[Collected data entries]
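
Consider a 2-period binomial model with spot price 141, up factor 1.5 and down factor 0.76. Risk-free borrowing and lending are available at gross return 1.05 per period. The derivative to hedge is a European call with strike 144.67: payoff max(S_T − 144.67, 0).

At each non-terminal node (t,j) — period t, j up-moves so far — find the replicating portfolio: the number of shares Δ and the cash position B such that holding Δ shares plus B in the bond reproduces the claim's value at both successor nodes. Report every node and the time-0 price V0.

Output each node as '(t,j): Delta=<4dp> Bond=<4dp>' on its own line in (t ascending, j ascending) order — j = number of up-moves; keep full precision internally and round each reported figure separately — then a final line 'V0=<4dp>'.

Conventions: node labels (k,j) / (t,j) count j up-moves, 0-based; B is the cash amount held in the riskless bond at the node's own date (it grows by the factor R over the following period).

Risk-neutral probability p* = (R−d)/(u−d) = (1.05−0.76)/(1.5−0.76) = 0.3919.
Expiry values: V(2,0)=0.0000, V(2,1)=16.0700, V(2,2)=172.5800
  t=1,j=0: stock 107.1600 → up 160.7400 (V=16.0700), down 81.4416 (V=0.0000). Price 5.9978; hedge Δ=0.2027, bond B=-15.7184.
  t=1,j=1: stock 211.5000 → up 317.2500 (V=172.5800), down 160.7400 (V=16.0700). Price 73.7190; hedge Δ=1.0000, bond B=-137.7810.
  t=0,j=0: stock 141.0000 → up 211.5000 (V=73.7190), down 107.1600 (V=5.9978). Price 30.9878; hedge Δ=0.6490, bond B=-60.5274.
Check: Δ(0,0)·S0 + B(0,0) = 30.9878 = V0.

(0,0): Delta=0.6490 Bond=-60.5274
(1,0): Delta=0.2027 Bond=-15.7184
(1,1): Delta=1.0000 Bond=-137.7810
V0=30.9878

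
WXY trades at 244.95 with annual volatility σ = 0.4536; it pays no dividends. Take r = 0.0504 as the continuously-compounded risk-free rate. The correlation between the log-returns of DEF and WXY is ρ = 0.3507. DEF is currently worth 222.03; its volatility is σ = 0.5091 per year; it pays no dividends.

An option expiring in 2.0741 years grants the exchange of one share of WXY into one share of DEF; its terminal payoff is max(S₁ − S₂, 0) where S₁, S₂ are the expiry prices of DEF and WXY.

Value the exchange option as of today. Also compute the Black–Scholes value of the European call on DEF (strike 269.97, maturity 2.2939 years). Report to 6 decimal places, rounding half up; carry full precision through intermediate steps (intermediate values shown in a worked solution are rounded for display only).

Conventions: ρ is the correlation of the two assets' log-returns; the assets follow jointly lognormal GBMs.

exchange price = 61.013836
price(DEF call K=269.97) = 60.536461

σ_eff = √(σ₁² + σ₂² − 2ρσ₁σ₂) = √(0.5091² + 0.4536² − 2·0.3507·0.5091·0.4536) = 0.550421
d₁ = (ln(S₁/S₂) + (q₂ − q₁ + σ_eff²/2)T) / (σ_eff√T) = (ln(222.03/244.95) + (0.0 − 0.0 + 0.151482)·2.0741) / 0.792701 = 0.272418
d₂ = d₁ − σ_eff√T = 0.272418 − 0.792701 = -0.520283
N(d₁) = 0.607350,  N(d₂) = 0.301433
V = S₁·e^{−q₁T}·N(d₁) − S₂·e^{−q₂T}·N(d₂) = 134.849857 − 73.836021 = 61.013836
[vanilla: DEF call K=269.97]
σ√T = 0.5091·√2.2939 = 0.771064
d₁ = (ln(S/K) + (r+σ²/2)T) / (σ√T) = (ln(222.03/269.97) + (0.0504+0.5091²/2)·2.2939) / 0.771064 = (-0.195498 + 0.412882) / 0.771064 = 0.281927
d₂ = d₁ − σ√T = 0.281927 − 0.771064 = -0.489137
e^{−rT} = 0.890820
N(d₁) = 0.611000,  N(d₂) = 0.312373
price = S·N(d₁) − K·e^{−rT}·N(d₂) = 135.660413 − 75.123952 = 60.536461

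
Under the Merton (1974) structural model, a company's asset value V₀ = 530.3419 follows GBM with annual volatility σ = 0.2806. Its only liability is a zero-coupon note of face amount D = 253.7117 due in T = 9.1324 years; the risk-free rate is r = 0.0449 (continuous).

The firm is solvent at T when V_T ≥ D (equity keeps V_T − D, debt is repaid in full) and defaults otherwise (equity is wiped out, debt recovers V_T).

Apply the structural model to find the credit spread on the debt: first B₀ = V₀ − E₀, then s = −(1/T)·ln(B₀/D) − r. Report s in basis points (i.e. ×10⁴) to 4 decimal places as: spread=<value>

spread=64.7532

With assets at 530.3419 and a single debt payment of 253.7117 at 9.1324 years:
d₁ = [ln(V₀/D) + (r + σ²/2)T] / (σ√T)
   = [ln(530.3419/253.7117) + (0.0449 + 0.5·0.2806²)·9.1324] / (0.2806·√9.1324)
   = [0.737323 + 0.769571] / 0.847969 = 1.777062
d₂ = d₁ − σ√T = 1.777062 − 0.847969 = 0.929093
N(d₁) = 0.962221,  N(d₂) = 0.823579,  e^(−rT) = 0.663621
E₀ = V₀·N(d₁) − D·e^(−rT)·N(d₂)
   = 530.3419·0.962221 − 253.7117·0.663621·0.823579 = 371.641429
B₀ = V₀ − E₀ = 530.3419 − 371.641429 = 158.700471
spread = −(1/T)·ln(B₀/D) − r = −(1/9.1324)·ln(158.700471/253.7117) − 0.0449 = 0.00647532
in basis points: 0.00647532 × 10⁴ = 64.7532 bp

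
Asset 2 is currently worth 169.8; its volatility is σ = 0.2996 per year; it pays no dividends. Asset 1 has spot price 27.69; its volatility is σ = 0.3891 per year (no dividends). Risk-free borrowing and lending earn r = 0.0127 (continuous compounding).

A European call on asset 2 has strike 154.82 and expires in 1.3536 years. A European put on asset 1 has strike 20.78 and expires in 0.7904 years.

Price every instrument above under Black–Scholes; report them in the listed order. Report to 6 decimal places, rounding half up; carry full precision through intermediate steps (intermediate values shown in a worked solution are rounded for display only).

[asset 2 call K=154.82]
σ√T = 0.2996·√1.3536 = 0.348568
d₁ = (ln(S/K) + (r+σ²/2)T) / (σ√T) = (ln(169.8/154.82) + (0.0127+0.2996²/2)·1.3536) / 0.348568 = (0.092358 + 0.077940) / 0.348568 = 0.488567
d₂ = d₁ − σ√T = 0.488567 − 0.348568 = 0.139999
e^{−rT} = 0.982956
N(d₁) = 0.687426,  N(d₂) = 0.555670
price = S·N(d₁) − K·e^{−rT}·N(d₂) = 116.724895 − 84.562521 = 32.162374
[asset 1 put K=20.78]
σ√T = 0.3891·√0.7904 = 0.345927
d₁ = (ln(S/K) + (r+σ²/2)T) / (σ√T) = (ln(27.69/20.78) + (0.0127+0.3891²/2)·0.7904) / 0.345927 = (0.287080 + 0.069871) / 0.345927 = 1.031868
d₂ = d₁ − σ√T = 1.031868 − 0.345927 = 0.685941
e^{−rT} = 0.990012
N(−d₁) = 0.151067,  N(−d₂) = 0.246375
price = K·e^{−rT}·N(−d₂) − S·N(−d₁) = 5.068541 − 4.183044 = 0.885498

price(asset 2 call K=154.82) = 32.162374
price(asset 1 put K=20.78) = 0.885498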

THE TASK: Copy each line from the data above that includes "terminal".

OUTPUT BELOW:
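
At each non-terminal node (t,j) — period t, j up-moves so far — find the replicating portfolio: the number of shares Δ and the cash position B such that holding Δ shares plus B in the bond reproduces the claim's value at both successor nodes. Report every node and the time-0 price V0.
An option expiring in 2.0741 years grants the exchange of one share of WXY into one share of DEF; its terminal payoff is max(S₁ − S₂, 0) where S₁, S₂ are the expiry prices of DEF and WXY.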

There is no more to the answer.